PROBLEM:
Set down all of the entries exactly, leaving nothing out.

DATA FOR PROCESSING:
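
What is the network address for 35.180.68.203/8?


IP:   00100011.10110100.01000100.11001011
Mask: 11111111.00000000.00000000.00000000
AND operation:
Net:  00100011.00000000.00000000.00000000
Network: 35.0.0.0/8


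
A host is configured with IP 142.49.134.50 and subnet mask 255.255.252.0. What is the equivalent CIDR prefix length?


Binary: 11111111.11111111.11111100.00000000
Count leading 1s
Prefix: /22


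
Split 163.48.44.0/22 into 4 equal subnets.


New prefix = 22 + 2 = 24
Each subnet has 256 addresses
  163.48.44.0/24
  163.48.45.0/24
  163.48.46.0/24
  163.48.47.0/24
Subnets: 163.48.44.0/24, 163.48.45.0/24, 163.48.46.0/24, 163.48.47.0/24


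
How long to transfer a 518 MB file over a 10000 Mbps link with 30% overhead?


Effective throughput = 10000 * (1 - 30/100) = 7000 Mbps
File size in Mb = 518 * 8 = 4144 Mb
Time = 4144 / 7000
Time = 0.592 seconds


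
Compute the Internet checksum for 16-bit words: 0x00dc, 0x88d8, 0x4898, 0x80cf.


Sum all words (with carry folding):
+ 0x00dc = 0x00dc
+ 0x88d8 = 0x89b4
+ 0x4898 = 0xd24c
+ 0x80cf = 0x531c
One's complement: ~0x531c
Checksum = 0xace3


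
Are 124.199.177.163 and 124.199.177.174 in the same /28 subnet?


Mask: 255.255.255.240
124.199.177.163 AND mask = 124.199.177.160
124.199.177.174 AND mask = 124.199.177.160
Yes, same subnet (124.199.177.160)


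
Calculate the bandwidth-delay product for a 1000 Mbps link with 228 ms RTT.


BDP = bandwidth * RTT
= 1000 Mbps * 228 ms
= 1000 * 1e6 * 228 / 1000 bits
= 228000000 bits
= 28500000 bytes
= 27832.0312 KB
BDP = 228000000 bits (28500000 bytes)


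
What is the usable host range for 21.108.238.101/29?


Network: 21.108.238.96
Broadcast: 21.108.238.103
First usable = network + 1
Last usable = broadcast - 1
Range: 21.108.238.97 to 21.108.238.102


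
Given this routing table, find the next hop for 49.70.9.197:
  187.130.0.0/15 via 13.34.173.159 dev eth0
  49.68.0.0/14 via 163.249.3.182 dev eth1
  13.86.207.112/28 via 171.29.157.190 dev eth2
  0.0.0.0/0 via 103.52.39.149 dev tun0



Longest prefix match for 49.70.9.197:
  /15 187.130.0.0: no
  /14 49.68.0.0: MATCH
  /28 13.86.207.112: no
  /0 0.0.0.0: MATCH
Selected: next-hop 163.249.3.182 via eth1 (matched /14)


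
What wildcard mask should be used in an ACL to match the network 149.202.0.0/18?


Subnet mask: 255.255.192.0
Wildcard = 255.255.255.255 - subnet mask
255 - 255 = 0
255 - 255 = 0
255 - 192 = 63
255 - 0 = 255
Wildcard: 0.0.63.255


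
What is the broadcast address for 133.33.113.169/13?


Network: 133.32.0.0/13
Host bits = 19
Set all host bits to 1:
Broadcast: 133.39.255.255


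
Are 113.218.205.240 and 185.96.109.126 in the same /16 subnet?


Mask: 255.255.0.0
113.218.205.240 AND mask = 113.218.0.0
185.96.109.126 AND mask = 185.96.0.0
No, different subnets (113.218.0.0 vs 185.96.0.0)


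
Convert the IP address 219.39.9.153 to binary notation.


219 = 11011011
39 = 00100111
9 = 00001001
153 = 10011001
Binary: 11011011.00100111.00001001.10011001


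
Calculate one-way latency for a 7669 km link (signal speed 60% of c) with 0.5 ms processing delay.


Speed = 0.6 * 3e5 km/s = 180000 km/s
Propagation delay = 7669 / 180000 = 0.0426 s = 42.6056 ms
Processing delay = 0.5 ms
Total one-way latency = 43.1056 ms


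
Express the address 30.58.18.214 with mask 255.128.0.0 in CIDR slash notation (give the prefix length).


Binary: 11111111.10000000.00000000.00000000
Count leading 1s
Prefix: /9


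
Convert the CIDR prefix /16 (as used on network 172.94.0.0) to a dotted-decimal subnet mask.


/16 means 16 network bits, 16 host bits
Binary: 11111111111111110000000000000000
Mask: 255.255.0.0


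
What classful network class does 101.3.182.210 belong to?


First octet: 101
Binary: 01100101
0xxxxxxx -> Class A (1-126)
Class A, default mask 255.0.0.0 (/8)


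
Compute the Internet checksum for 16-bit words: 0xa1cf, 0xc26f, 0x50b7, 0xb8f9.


Sum all words (with carry folding):
+ 0xa1cf = 0xa1cf
+ 0xc26f = 0x643f
+ 0x50b7 = 0xb4f6
+ 0xb8f9 = 0x6df0
One's complement: ~0x6df0
Checksum = 0x920f


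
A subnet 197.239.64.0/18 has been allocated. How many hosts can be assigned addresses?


Host bits = 32 - 18 = 14
Total addresses = 2^14 = 16384
Usable = total - 2 (network and broadcast)
Usable hosts: 16382


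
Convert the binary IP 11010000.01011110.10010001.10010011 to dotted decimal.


11010000 = 208
01011110 = 94
10010001 = 145
10010011 = 147
IP: 208.94.145.147


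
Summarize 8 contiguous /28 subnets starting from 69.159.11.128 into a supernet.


Original prefix: /28
Number of subnets: 8 = 2^3
New prefix = 28 - 3 = 25
Supernet: 69.159.11.128/25


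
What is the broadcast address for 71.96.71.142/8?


Network: 71.0.0.0/8
Host bits = 24
Set all host bits to 1:
Broadcast: 71.255.255.255


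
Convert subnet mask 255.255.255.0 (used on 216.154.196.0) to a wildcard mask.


Subnet mask: 255.255.255.0
Wildcard = 255.255.255.255 - subnet mask
255 - 255 = 0
255 - 255 = 0
255 - 255 = 0
255 - 0 = 255
Wildcard: 0.0.0.255


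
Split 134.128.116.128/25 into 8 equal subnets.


New prefix = 25 + 3 = 28
Each subnet has 16 addresses
  134.128.116.128/28
  134.128.116.144/28
  134.128.116.160/28
  134.128.116.176/28
  134.128.116.192/28
  134.128.116.208/28
  134.128.116.224/28
  134.128.116.240/28
Subnets: 134.128.116.128/28, 134.128.116.144/28, 134.128.116.160/28, 134.128.116.176/28, 134.128.116.192/28, 134.128.116.208/28, 134.128.116.224/28, 134.128.116.240/28


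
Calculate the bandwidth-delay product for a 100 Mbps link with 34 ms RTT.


BDP = bandwidth * RTT
= 100 Mbps * 34 ms
= 100 * 1e6 * 34 / 1000 bits
= 3400000 bits
= 425000 bytes
= 415.0391 KB
BDP = 3400000 bits (425000 bytes)


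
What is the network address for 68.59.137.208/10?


IP:   01000100.00111011.10001001.11010000
Mask: 11111111.11000000.00000000.00000000
AND operation:
Net:  01000100.00000000.00000000.00000000
Network: 68.0.0.0/10


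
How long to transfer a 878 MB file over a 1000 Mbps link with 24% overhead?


Effective throughput = 1000 * (1 - 24/100) = 760 Mbps
File size in Mb = 878 * 8 = 7024 Mb
Time = 7024 / 760
Time = 9.2421 seconds


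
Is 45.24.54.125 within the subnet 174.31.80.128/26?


Subnet network: 174.31.80.128
Test IP AND mask: 45.24.54.64
No, 45.24.54.125 is not in 174.31.80.128/26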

ANSWER FOR THIS EXERCISE:
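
What is the network address for 35.180.68.203/8?


IP:   00100011.10110100.01000100.11001011
Mask: 11111111.00000000.00000000.00000000
AND operation:
Net:  00100011.00000000.00000000.00000000
Network: 35.0.0.0/8


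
A host is configured with IP 142.49.134.50 and subnet mask 255.255.252.0. What is the equivalent CIDR prefix length?


Binary: 11111111.11111111.11111100.00000000
Count leading 1s
Prefix: /22


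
Split 163.48.44.0/22 into 4 equal subnets.


New prefix = 22 + 2 = 24
Each subnet has 256 addresses
  163.48.44.0/24
  163.48.45.0/24
  163.48.46.0/24
  163.48.47.0/24
Subnets: 163.48.44.0/24, 163.48.45.0/24, 163.48.46.0/24, 163.48.47.0/24


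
How long to transfer a 518 MB file over a 10000 Mbps link with 30% overhead?


Effective throughput = 10000 * (1 - 30/100) = 7000 Mbps
File size in Mb = 518 * 8 = 4144 Mb
Time = 4144 / 7000
Time = 0.592 seconds


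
Compute the Internet checksum for 16-bit words: 0x00dc, 0x88d8, 0x4898, 0x80cf.


Sum all words (with carry folding):
+ 0x00dc = 0x00dc
+ 0x88d8 = 0x89b4
+ 0x4898 = 0xd24c
+ 0x80cf = 0x531c
One's complement: ~0x531c
Checksum = 0xace3


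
Are 124.199.177.163 and 124.199.177.174 in the same /28 subnet?


Mask: 255.255.255.240
124.199.177.163 AND mask = 124.199.177.160
124.199.177.174 AND mask = 124.199.177.160
Yes, same subnet (124.199.177.160)


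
Calculate the bandwidth-delay product for a 1000 Mbps link with 228 ms RTT.


BDP = bandwidth * RTT
= 1000 Mbps * 228 ms
= 1000 * 1e6 * 228 / 1000 bits
= 228000000 bits
= 28500000 bytes
= 27832.0312 KB
BDP = 228000000 bits (28500000 bytes)


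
What is the usable host range for 21.108.238.101/29?


Network: 21.108.238.96
Broadcast: 21.108.238.103
First usable = network + 1
Last usable = broadcast - 1
Range: 21.108.238.97 to 21.108.238.102


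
Given this routing table, find the next hop for 49.70.9.197:
  187.130.0.0/15 via 13.34.173.159 dev eth0
  49.68.0.0/14 via 163.249.3.182 dev eth1
  13.86.207.112/28 via 171.29.157.190 dev eth2
  0.0.0.0/0 via 103.52.39.149 dev tun0



Longest prefix match for 49.70.9.197:
  /15 187.130.0.0: no
  /14 49.68.0.0: MATCH
  /28 13.86.207.112: no
  /0 0.0.0.0: MATCH
Selected: next-hop 163.249.3.182 via eth1 (matched /14)


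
What wildcard mask should be used in an ACL to match the network 149.202.0.0/18?


Subnet mask: 255.255.192.0
Wildcard = 255.255.255.255 - subnet mask
255 - 255 = 0
255 - 255 = 0
255 - 192 = 63
255 - 0 = 255
Wildcard: 0.0.63.255


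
What is the broadcast address for 133.33.113.169/13?


Network: 133.32.0.0/13
Host bits = 19
Set all host bits to 1:
Broadcast: 133.39.255.255


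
Are 113.218.205.240 and 185.96.109.126 in the same /16 subnet?


Mask: 255.255.0.0
113.218.205.240 AND mask = 113.218.0.0
185.96.109.126 AND mask = 185.96.0.0
No, different subnets (113.218.0.0 vs 185.96.0.0)


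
Convert the IP address 219.39.9.153 to binary notation.


219 = 11011011
39 = 00100111
9 = 00001001
153 = 10011001
Binary: 11011011.00100111.00001001.10011001


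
Calculate one-way latency for a 7669 km link (signal speed 60% of c) with 0.5 ms processing delay.


Speed = 0.6 * 3e5 km/s = 180000 km/s
Propagation delay = 7669 / 180000 = 0.0426 s = 42.6056 ms
Processing delay = 0.5 ms
Total one-way latency = 43.1056 ms


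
Express the address 30.58.18.214 with mask 255.128.0.0 in CIDR slash notation (give the prefix length).


Binary: 11111111.10000000.00000000.00000000
Count leading 1s
Prefix: /9


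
Convert the CIDR prefix /16 (as used on network 172.94.0.0) to a dotted-decimal subnet mask.


/16 means 16 network bits, 16 host bits
Binary: 11111111111111110000000000000000
Mask: 255.255.0.0


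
What classful network class does 101.3.182.210 belong to?


First octet: 101
Binary: 01100101
0xxxxxxx -> Class A (1-126)
Class A, default mask 255.0.0.0 (/8)


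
Compute the Internet checksum for 16-bit words: 0xa1cf, 0xc26f, 0x50b7, 0xb8f9.


Sum all words (with carry folding):
+ 0xa1cf = 0xa1cf
+ 0xc26f = 0x643f
+ 0x50b7 = 0xb4f6
+ 0xb8f9 = 0x6df0
One's complement: ~0x6df0
Checksum = 0x920f


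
A subnet 197.239.64.0/18 has been allocated. How many hosts can be assigned addresses?


Host bits = 32 - 18 = 14
Total addresses = 2^14 = 16384
Usable = total - 2 (network and broadcast)
Usable hosts: 16382


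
Convert the binary IP 11010000.01011110.10010001.10010011 to dotted decimal.


11010000 = 208
01011110 = 94
10010001 = 145
10010011 = 147
IP: 208.94.145.147


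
Summarize 8 contiguous /28 subnets starting from 69.159.11.128 into a supernet.


Original prefix: /28
Number of subnets: 8 = 2^3
New prefix = 28 - 3 = 25
Supernet: 69.159.11.128/25


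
What is the broadcast address for 71.96.71.142/8?


Network: 71.0.0.0/8
Host bits = 24
Set all host bits to 1:
Broadcast: 71.255.255.255


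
Convert subnet mask 255.255.255.0 (used on 216.154.196.0) to a wildcard mask.


Subnet mask: 255.255.255.0
Wildcard = 255.255.255.255 - subnet mask
255 - 255 = 0
255 - 255 = 0
255 - 255 = 0
255 - 0 = 255
Wildcard: 0.0.0.255


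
Split 134.128.116.128/25 into 8 equal subnets.


New prefix = 25 + 3 = 28
Each subnet has 16 addresses
  134.128.116.128/28
  134.128.116.144/28
  134.128.116.160/28
  134.128.116.176/28
  134.128.116.192/28
  134.128.116.208/28
  134.128.116.224/28
  134.128.116.240/28
Subnets: 134.128.116.128/28, 134.128.116.144/28, 134.128.116.160/28, 134.128.116.176/28, 134.128.116.192/28, 134.128.116.208/28, 134.128.116.224/28, 134.128.116.240/28


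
Calculate the bandwidth-delay product for a 100 Mbps link with 34 ms RTT.


BDP = bandwidth * RTT
= 100 Mbps * 34 ms
= 100 * 1e6 * 34 / 1000 bits
= 3400000 bits
= 425000 bytes
= 415.0391 KB
BDP = 3400000 bits (425000 bytes)


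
What is the network address for 68.59.137.208/10?


IP:   01000100.00111011.10001001.11010000
Mask: 11111111.11000000.00000000.00000000
AND operation:
Net:  01000100.00000000.00000000.00000000
Network: 68.0.0.0/10


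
How long to transfer a 878 MB file over a 1000 Mbps link with 24% overhead?


Effective throughput = 1000 * (1 - 24/100) = 760 Mbps
File size in Mb = 878 * 8 = 7024 Mb
Time = 7024 / 760
Time = 9.2421 seconds


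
Is 45.24.54.125 within the subnet 174.31.80.128/26?


Subnet network: 174.31.80.128
Test IP AND mask: 45.24.54.64
No, 45.24.54.125 is not in 174.31.80.128/26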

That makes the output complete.